» What is expected
From the first line to the last, write out the records exactly.

-- Working data follows --

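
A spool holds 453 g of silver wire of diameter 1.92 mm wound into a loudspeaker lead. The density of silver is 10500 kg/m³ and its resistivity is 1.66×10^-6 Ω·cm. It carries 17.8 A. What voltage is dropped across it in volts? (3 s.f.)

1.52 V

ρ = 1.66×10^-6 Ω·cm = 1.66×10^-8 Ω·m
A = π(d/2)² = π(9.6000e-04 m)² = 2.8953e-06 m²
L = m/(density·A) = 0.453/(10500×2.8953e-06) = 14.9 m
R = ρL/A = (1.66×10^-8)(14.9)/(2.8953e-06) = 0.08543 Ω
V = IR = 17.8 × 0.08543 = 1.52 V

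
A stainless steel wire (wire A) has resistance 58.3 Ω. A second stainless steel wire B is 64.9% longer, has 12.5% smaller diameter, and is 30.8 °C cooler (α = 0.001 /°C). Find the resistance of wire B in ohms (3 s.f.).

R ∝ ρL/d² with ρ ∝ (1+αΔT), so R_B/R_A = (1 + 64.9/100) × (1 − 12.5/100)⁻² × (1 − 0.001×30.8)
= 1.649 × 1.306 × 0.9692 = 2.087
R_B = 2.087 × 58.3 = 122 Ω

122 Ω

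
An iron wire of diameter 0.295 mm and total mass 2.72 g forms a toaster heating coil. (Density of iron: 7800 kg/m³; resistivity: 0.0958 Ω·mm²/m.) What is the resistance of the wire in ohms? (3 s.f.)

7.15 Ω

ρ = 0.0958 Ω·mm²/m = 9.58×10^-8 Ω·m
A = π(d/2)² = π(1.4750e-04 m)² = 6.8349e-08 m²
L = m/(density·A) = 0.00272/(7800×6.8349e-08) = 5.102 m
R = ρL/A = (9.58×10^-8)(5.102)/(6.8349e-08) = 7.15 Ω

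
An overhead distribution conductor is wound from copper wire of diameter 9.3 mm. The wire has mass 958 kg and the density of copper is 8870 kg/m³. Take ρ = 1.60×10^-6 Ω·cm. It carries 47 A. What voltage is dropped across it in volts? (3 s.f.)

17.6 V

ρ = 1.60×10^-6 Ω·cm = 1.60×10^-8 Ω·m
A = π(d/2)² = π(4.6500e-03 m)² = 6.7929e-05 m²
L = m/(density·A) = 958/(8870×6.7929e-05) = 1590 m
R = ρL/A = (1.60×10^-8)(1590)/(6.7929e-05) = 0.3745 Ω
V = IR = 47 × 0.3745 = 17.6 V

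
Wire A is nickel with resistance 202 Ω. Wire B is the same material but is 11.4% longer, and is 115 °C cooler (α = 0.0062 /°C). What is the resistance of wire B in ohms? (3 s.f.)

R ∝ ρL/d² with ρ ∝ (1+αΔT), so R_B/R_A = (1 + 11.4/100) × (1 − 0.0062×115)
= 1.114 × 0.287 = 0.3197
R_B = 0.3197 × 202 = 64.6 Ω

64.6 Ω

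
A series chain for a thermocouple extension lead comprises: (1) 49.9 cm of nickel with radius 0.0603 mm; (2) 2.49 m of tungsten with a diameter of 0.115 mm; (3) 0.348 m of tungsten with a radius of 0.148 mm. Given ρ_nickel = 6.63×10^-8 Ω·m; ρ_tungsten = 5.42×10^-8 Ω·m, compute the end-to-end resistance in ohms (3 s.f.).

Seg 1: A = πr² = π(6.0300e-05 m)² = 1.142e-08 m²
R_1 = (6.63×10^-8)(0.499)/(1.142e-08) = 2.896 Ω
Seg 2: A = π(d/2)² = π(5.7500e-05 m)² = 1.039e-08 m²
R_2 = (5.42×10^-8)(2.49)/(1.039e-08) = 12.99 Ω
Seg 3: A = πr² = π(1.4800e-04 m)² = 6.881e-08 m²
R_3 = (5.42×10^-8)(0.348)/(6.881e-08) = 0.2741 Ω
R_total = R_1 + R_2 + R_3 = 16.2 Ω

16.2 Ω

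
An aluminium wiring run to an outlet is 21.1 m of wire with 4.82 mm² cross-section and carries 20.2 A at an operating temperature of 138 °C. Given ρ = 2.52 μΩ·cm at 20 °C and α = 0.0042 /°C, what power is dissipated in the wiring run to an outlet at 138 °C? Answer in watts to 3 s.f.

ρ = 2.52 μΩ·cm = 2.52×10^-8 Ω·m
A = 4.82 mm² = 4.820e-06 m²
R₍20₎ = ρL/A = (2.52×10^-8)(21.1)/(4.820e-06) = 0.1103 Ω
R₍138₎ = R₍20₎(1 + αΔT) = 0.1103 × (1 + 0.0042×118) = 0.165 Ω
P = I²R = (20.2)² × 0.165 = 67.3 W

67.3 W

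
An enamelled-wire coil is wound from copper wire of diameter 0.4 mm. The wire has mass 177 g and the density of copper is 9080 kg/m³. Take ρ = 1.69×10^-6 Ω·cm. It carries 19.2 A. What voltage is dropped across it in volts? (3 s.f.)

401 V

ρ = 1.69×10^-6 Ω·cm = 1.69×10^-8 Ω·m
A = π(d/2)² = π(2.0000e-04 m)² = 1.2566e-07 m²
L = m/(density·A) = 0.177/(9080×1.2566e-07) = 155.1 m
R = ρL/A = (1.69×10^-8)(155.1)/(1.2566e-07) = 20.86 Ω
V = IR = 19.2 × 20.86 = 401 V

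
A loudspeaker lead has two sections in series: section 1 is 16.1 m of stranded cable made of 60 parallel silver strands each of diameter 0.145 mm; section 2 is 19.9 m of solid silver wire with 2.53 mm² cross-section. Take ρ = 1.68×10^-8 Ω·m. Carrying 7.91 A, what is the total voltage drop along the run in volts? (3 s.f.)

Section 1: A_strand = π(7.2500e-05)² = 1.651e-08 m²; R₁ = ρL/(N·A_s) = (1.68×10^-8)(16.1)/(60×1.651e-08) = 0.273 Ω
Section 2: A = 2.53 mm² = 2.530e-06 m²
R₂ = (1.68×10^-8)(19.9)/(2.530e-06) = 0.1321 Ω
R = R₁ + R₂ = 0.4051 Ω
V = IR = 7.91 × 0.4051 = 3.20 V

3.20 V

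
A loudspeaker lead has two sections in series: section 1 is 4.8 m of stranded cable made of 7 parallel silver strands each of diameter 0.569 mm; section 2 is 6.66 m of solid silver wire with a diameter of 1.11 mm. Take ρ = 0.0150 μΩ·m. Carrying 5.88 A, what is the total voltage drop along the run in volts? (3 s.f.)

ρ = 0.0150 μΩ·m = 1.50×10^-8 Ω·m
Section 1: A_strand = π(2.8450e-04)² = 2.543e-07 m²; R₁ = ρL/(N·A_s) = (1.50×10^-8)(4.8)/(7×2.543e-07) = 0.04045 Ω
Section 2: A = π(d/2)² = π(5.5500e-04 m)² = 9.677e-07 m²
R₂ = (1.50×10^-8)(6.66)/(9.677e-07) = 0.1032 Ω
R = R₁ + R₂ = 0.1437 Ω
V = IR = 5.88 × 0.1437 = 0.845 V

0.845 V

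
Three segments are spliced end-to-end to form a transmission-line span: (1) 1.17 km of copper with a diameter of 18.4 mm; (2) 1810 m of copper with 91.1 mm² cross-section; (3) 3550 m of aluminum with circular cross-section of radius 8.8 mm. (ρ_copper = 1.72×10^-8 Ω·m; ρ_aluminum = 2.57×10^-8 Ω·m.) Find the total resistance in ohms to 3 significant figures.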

-- Working data concluded --

» Task answer
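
A spool holds 453 g of silver wire of diameter 1.92 mm wound into a loudspeaker lead. The density of silver is 10500 kg/m³ and its resistivity is 1.66×10^-6 Ω·cm. It carries 17.8 A. What voltage is dropped across it in volts? (3 s.f.)

1.52 V

ρ = 1.66×10^-6 Ω·cm = 1.66×10^-8 Ω·m
A = π(d/2)² = π(9.6000e-04 m)² = 2.8953e-06 m²
L = m/(density·A) = 0.453/(10500×2.8953e-06) = 14.9 m
R = ρL/A = (1.66×10^-8)(14.9)/(2.8953e-06) = 0.08543 Ω
V = IR = 17.8 × 0.08543 = 1.52 V

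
A stainless steel wire (wire A) has resistance 58.3 Ω. A second stainless steel wire B is 64.9% longer, has 12.5% smaller diameter, and is 30.8 °C cooler (α = 0.001 /°C). Find the resistance of wire B in ohms (3 s.f.).

R ∝ ρL/d² with ρ ∝ (1+αΔT), so R_B/R_A = (1 + 64.9/100) × (1 − 12.5/100)⁻² × (1 − 0.001×30.8)
= 1.649 × 1.306 × 0.9692 = 2.087
R_B = 2.087 × 58.3 = 122 Ω

122 Ω

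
An iron wire of diameter 0.295 mm and total mass 2.72 g forms a toaster heating coil. (Density of iron: 7800 kg/m³; resistivity: 0.0958 Ω·mm²/m.) What is the resistance of the wire in ohms? (3 s.f.)

7.15 Ω

ρ = 0.0958 Ω·mm²/m = 9.58×10^-8 Ω·m
A = π(d/2)² = π(1.4750e-04 m)² = 6.8349e-08 m²
L = m/(density·A) = 0.00272/(7800×6.8349e-08) = 5.102 m
R = ρL/A = (9.58×10^-8)(5.102)/(6.8349e-08) = 7.15 Ω

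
An overhead distribution conductor is wound from copper wire of diameter 9.3 mm. The wire has mass 958 kg and the density of copper is 8870 kg/m³. Take ρ = 1.60×10^-6 Ω·cm. It carries 47 A. What voltage is dropped across it in volts? (3 s.f.)

17.6 V

ρ = 1.60×10^-6 Ω·cm = 1.60×10^-8 Ω·m
A = π(d/2)² = π(4.6500e-03 m)² = 6.7929e-05 m²
L = m/(density·A) = 958/(8870×6.7929e-05) = 1590 m
R = ρL/A = (1.60×10^-8)(1590)/(6.7929e-05) = 0.3745 Ω
V = IR = 47 × 0.3745 = 17.6 V

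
Wire A is nickel with resistance 202 Ω. Wire B is the same material but is 11.4% longer, and is 115 °C cooler (α = 0.0062 /°C). What is the resistance of wire B in ohms? (3 s.f.)

R ∝ ρL/d² with ρ ∝ (1+αΔT), so R_B/R_A = (1 + 11.4/100) × (1 − 0.0062×115)
= 1.114 × 0.287 = 0.3197
R_B = 0.3197 × 202 = 64.6 Ω

64.6 Ω

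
A series chain for a thermocouple extension lead comprises: (1) 49.9 cm of nickel with radius 0.0603 mm; (2) 2.49 m of tungsten with a diameter of 0.115 mm; (3) 0.348 m of tungsten with a radius of 0.148 mm. Given ρ_nickel = 6.63×10^-8 Ω·m; ρ_tungsten = 5.42×10^-8 Ω·m, compute the end-to-end resistance in ohms (3 s.f.).

Seg 1: A = πr² = π(6.0300e-05 m)² = 1.142e-08 m²
R_1 = (6.63×10^-8)(0.499)/(1.142e-08) = 2.896 Ω
Seg 2: A = π(d/2)² = π(5.7500e-05 m)² = 1.039e-08 m²
R_2 = (5.42×10^-8)(2.49)/(1.039e-08) = 12.99 Ω
Seg 3: A = πr² = π(1.4800e-04 m)² = 6.881e-08 m²
R_3 = (5.42×10^-8)(0.348)/(6.881e-08) = 0.2741 Ω
R_total = R_1 + R_2 + R_3 = 16.2 Ω

16.2 Ω

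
An aluminium wiring run to an outlet is 21.1 m of wire with 4.82 mm² cross-section and carries 20.2 A at an operating temperature of 138 °C. Given ρ = 2.52 μΩ·cm at 20 °C and α = 0.0042 /°C, what power is dissipated in the wiring run to an outlet at 138 °C? Answer in watts to 3 s.f.

ρ = 2.52 μΩ·cm = 2.52×10^-8 Ω·m
A = 4.82 mm² = 4.820e-06 m²
R₍20₎ = ρL/A = (2.52×10^-8)(21.1)/(4.820e-06) = 0.1103 Ω
R₍138₎ = R₍20₎(1 + αΔT) = 0.1103 × (1 + 0.0042×118) = 0.165 Ω
P = I²R = (20.2)² × 0.165 = 67.3 W

67.3 W

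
An enamelled-wire coil is wound from copper wire of diameter 0.4 mm. The wire has mass 177 g and the density of copper is 9080 kg/m³. Take ρ = 1.69×10^-6 Ω·cm. It carries 19.2 A. What voltage is dropped across it in volts? (3 s.f.)

401 V

ρ = 1.69×10^-6 Ω·cm = 1.69×10^-8 Ω·m
A = π(d/2)² = π(2.0000e-04 m)² = 1.2566e-07 m²
L = m/(density·A) = 0.177/(9080×1.2566e-07) = 155.1 m
R = ρL/A = (1.69×10^-8)(155.1)/(1.2566e-07) = 20.86 Ω
V = IR = 19.2 × 20.86 = 401 V

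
A loudspeaker lead has two sections in series: section 1 is 16.1 m of stranded cable made of 60 parallel silver strands each of diameter 0.145 mm; section 2 is 19.9 m of solid silver wire with 2.53 mm² cross-section. Take ρ = 1.68×10^-8 Ω·m. Carrying 7.91 A, what is the total voltage drop along the run in volts? (3 s.f.)

Section 1: A_strand = π(7.2500e-05)² = 1.651e-08 m²; R₁ = ρL/(N·A_s) = (1.68×10^-8)(16.1)/(60×1.651e-08) = 0.273 Ω
Section 2: A = 2.53 mm² = 2.530e-06 m²
R₂ = (1.68×10^-8)(19.9)/(2.530e-06) = 0.1321 Ω
R = R₁ + R₂ = 0.4051 Ω
V = IR = 7.91 × 0.4051 = 3.20 V

3.20 V

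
A loudspeaker lead has two sections in series: section 1 is 4.8 m of stranded cable made of 7 parallel silver strands each of diameter 0.569 mm; section 2 is 6.66 m of solid silver wire with a diameter of 1.11 mm. Take ρ = 0.0150 μΩ·m. Carrying 5.88 A, what is the total voltage drop along the run in volts? (3 s.f.)

ρ = 0.0150 μΩ·m = 1.50×10^-8 Ω·m
Section 1: A_strand = π(2.8450e-04)² = 2.543e-07 m²; R₁ = ρL/(N·A_s) = (1.50×10^-8)(4.8)/(7×2.543e-07) = 0.04045 Ω
Section 2: A = π(d/2)² = π(5.5500e-04 m)² = 9.677e-07 m²
R₂ = (1.50×10^-8)(6.66)/(9.677e-07) = 0.1032 Ω
R = R₁ + R₂ = 0.1437 Ω
V = IR = 5.88 × 0.1437 = 0.845 V

0.845 V

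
Three segments are spliced end-to-end to form a transmission-line span: (1) 1.17 km of copper with a diameter of 18.4 mm; (2) 1810 m of copper with 91.1 mm² cross-section; (3) 3550 m of aluminum with circular cross-section of radius 8.8 mm. (ρ_copper = 1.72×10^-8 Ω·m; ρ_aluminum = 2.57×10^-8 Ω·m.) Find the total resistance in ohms to 3 significant figures.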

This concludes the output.